-- TASK DETAILS --
The expected answer is every line of the material that contains the word "What".

-- DATA UNDER STUDY --
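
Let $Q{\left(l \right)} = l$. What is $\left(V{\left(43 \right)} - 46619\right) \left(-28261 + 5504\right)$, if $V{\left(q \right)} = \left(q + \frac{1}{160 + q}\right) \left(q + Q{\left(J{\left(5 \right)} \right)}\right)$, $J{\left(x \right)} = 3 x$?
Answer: $1004146123$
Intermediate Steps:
$V{\left(q \right)} = \left(15 + q\right) \left(q + \frac{1}{160 + q}\right)$ ($V{\left(q \right)} = \left(q + \frac{1}{160 + q}\right) \left(q + 3 \cdot 5\right) = \left(q + \frac{1}{160 + q}\right) \left(q + 15\right) = \left(q + \frac{1}{160 + q}\right) \left(15 + q\right) = \left(15 + q\right) \left(q + \frac{1}{160 + q}\right)$)
$\left(V{\left(43 \right)} - 46619\right) \left(-28261 + 5504\right) = \left(\frac{15 + 43^{3} + 175 \cdot 43^{2} + 2401 \cdot 43}{160 + 43} - 46619\right) \left(-28261 + 5504\right) = \left(\frac{15 + 79507 + 175 \cdot 1849 + 103243}{203} - 46619\right) \left(-22757\right) = \left(\frac{15 + 79507 + 323575 + 103243}{203} - 46619\right) \left(-22757\right) = \left(\frac{1}{203} \cdot 506340 - 46619\right) \left(-22757\right) = \left(\frac{17460}{7} - 46619\right) \left(-22757\right) = \left(- \frac{308873}{7}\right) \left(-22757\right) = 1004146123$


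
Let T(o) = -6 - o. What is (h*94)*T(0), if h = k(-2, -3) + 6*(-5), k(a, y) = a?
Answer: 18048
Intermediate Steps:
h = -32 (h = -2 + 6*(-5) = -2 - 30 = -32)
(h*94)*T(0) = (-32*94)*(-6 - 1*0) = -3008*(-6 + 0) = -3008*(-6) = 18048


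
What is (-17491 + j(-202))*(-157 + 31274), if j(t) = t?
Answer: -550553081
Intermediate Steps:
(-17491 + j(-202))*(-157 + 31274) = (-17491 - 202)*(-157 + 31274) = -17693*31117 = -550553081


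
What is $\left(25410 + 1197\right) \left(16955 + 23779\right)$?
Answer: $1083809538$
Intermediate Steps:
$\left(25410 + 1197\right) \left(16955 + 23779\right) = 26607 \cdot 40734 = 1083809538$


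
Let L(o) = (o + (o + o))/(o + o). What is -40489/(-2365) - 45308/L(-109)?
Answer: -214185373/7095 ≈ -30188.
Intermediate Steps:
L(o) = 3/2 (L(o) = (o + 2*o)/((2*o)) = (3*o)*(1/(2*o)) = 3/2)
-40489/(-2365) - 45308/L(-109) = -40489/(-2365) - 45308/3/2 = -40489*(-1/2365) - 45308*2/3 = 40489/2365 - 90616/3 = -214185373/7095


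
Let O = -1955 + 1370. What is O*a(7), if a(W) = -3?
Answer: 1755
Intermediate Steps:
O = -585
O*a(7) = -585*(-3) = 1755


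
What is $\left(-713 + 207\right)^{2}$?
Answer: $256036$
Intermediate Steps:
$\left(-713 + 207\right)^{2} = \left(-506\right)^{2} = 256036$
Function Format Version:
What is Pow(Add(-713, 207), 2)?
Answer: 256036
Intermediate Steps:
Pow(Add(-713, 207), 2) = Pow(-506, 2) = 256036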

-- TASK OUTPUT --
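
Let $Q{\left(l \right)} = l$. What is $\left(V{\left(43 \right)} - 46619\right) \left(-28261 + 5504\right)$, if $V{\left(q \right)} = \left(q + \frac{1}{160 + q}\right) \left(q + Q{\left(J{\left(5 \right)} \right)}\right)$, $J{\left(x \right)} = 3 x$?
Let T(o) = -6 - o. What is (h*94)*T(0), if h = k(-2, -3) + 6*(-5), k(a, y) = a?
What is (-17491 + j(-202))*(-157 + 31274), if j(t) = t?
What is $\left(25410 + 1197\right) \left(16955 + 23779\right)$?
Let L(o) = (o + (o + o))/(o + o). What is -40489/(-2365) - 45308/L(-109)?
Let O = -1955 + 1370. What is O*a(7), if a(W) = -3?
What is $\left(-713 + 207\right)^{2}$?
What is Pow(Add(-713, 207), 2)?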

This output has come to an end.